WHAT IS BEING ASKED:
Which lines of the data contain the string "automaton"? Show each of them.

DATA RECORDS:
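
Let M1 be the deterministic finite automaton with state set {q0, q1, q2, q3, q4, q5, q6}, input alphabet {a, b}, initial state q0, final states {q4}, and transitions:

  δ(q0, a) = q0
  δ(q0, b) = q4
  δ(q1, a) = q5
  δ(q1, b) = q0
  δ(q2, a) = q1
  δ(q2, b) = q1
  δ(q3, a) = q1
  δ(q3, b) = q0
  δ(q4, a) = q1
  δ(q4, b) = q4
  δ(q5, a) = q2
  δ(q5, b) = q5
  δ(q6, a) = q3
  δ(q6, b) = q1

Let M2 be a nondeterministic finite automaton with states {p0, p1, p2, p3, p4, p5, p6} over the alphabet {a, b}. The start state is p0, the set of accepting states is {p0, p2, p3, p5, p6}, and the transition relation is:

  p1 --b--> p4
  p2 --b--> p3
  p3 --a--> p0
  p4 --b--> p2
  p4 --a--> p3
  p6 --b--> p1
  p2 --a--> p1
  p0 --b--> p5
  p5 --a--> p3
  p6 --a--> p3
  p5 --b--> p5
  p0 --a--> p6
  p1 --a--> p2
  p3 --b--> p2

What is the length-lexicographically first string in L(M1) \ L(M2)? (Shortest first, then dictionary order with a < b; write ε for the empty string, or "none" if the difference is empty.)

ab

The string ab is accepted by M1 but not by M2.
No shorter string lies in the difference, and ab is the lexicographically first length-2 string in L(M1) \ L(M2).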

SOLUTION BELOW:
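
Let M1 be the deterministic finite automaton with state set {q0, q1, q2, q3, q4, q5, q6}, input alphabet {a, b}, initial state q0, final states {q4}, and transitions:
Let M2 be a nondeterministic finite automaton with states {p0, p1, p2, p3, p4, p5, p6} over the alphabet {a, b}. The start state is p0, the set of accepting states is {p0, p2, p3, p5, p6}, and the transition relation is: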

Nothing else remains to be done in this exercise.